** PROBLEM **
Every line of the data below should be retyped exactly.

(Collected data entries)
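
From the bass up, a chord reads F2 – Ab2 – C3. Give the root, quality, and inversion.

The pitch classes F, Ab, C arrange in thirds as F–Ab–C: an F minor triad.
F is the root of F minor; root in the bass means root position (figured bass 5/3).

F minor, root position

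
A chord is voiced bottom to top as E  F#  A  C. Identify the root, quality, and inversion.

F# half-diminished seventh, third inversion

Reducing to letter names: E, F#, A, C. These stack in thirds as F#–A–C–E — an F# half-diminished seventh chord.
With the seventh (E) in the bass, the chord is in third inversion (figured bass 4/2).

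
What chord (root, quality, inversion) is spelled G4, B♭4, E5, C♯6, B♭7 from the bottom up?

C# diminished seventh, second inversion

The distinct note names are G, Bb, E, C#. Stacked in thirds they read C#–E–G–Bb, which is a diminished seventh chord on C#.
The lowest note is G, the fifth of the chord, so this is second inversion (figured bass 4/3).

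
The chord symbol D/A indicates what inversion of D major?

D/A means D major with A in the bass. A is the fifth of D major (D–F#–A), so this is second inversion.

second inversion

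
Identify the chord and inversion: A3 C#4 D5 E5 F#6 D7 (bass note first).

The pitch classes A, C#, D, E, F# arrange in thirds as D–F#–A–C#–E: a D major ninth chord.
The lowest note is A, the fifth of the chord, so this is second inversion.

D major ninth, second inversion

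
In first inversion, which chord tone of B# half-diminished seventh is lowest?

B# half-diminished seventh is B#–D#–F#–A#. First inversion places the third in the bass: D#.

D#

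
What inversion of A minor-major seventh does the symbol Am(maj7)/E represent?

Am(maj7)/E means A minor-major seventh with E in the bass. E is the fifth of A minor-major seventh (A–C–E–G#), so this is second inversion.

second inversion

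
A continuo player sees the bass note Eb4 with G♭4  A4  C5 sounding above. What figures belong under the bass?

4/3

The notes Eb, Gb, A, C stack in thirds as A–C–Eb–Gb — an A diminished seventh chord. The bass Eb is the fifth, so this is second inversion: figured 4/3.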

** RESPONSE AREA **
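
From the bass up, a chord reads F2 – Ab2 – C3. Give the root, quality, and inversion.

The pitch classes F, Ab, C arrange in thirds as F–Ab–C: an F minor triad.
F is the root of F minor; root in the bass means root position (figured bass 5/3).

F minor, root position

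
A chord is voiced bottom to top as E  F#  A  C. Identify the root, quality, and inversion.

F# half-diminished seventh, third inversion

Reducing to letter names: E, F#, A, C. These stack in thirds as F#–A–C–E — an F# half-diminished seventh chord.
With the seventh (E) in the bass, the chord is in third inversion (figured bass 4/2).

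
What chord (root, quality, inversion) is spelled G4, B♭4, E5, C♯6, B♭7 from the bottom up?

C# diminished seventh, second inversion

The distinct note names are G, Bb, E, C#. Stacked in thirds they read C#–E–G–Bb, which is a diminished seventh chord on C#.
The lowest note is G, the fifth of the chord, so this is second inversion (figured bass 4/3).

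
The chord symbol D/A indicates what inversion of D major?

D/A means D major with A in the bass. A is the fifth of D major (D–F#–A), so this is second inversion.

second inversion

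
Identify the chord and inversion: A3 C#4 D5 E5 F#6 D7 (bass note first).

The pitch classes A, C#, D, E, F# arrange in thirds as D–F#–A–C#–E: a D major ninth chord.
The lowest note is A, the fifth of the chord, so this is second inversion.

D major ninth, second inversion

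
In first inversion, which chord tone of B# half-diminished seventh is lowest?

B# half-diminished seventh is B#–D#–F#–A#. First inversion places the third in the bass: D#.

D#

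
What inversion of A minor-major seventh does the symbol Am(maj7)/E represent?

Am(maj7)/E means A minor-major seventh with E in the bass. E is the fifth of A minor-major seventh (A–C–E–G#), so this is second inversion.

second inversion

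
A continuo player sees the bass note Eb4 with G♭4  A4  C5 sounding above. What figures belong under the bass?

4/3

The notes Eb, Gb, A, C stack in thirds as A–C–Eb–Gb — an A diminished seventh chord. The bass Eb is the fifth, so this is second inversion: figured 4/3.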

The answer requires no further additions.